(DATA EXCERPTS begins)
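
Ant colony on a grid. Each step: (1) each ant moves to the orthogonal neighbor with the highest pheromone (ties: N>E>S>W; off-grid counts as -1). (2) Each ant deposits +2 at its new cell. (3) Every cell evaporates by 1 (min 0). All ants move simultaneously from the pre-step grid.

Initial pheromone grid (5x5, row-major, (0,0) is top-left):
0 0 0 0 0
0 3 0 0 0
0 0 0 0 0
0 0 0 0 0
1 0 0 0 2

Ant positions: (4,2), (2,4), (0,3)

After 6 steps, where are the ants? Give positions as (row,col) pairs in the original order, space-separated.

Step 1: ant0:(4,2)->N->(3,2) | ant1:(2,4)->N->(1,4) | ant2:(0,3)->E->(0,4)
  grid max=2 at (1,1)
Step 2: ant0:(3,2)->N->(2,2) | ant1:(1,4)->N->(0,4) | ant2:(0,4)->S->(1,4)
  grid max=2 at (0,4)
Step 3: ant0:(2,2)->N->(1,2) | ant1:(0,4)->S->(1,4) | ant2:(1,4)->N->(0,4)
  grid max=3 at (0,4)
Step 4: ant0:(1,2)->N->(0,2) | ant1:(1,4)->N->(0,4) | ant2:(0,4)->S->(1,4)
  grid max=4 at (0,4)
Step 5: ant0:(0,2)->E->(0,3) | ant1:(0,4)->S->(1,4) | ant2:(1,4)->N->(0,4)
  grid max=5 at (0,4)
Step 6: ant0:(0,3)->E->(0,4) | ant1:(1,4)->N->(0,4) | ant2:(0,4)->S->(1,4)
  grid max=8 at (0,4)

(0,4) (0,4) (1,4)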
(DATA EXCERPTS ends)
### YOUR OBJECTIVE
In the listing above, find every line with the word "pheromone" and copy it out.

### SOLUTION FOR THIS TASK
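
Ant colony on a grid. Each step: (1) each ant moves to the orthogonal neighbor with the highest pheromone (ties: N>E>S>W; off-grid counts as -1). (2) Each ant deposits +2 at its new cell. (3) Every cell evaporates by 1 (min 0). All ants move simultaneously from the pre-step grid.
Initial pheromone grid (5x5, row-major, (0,0) is top-left):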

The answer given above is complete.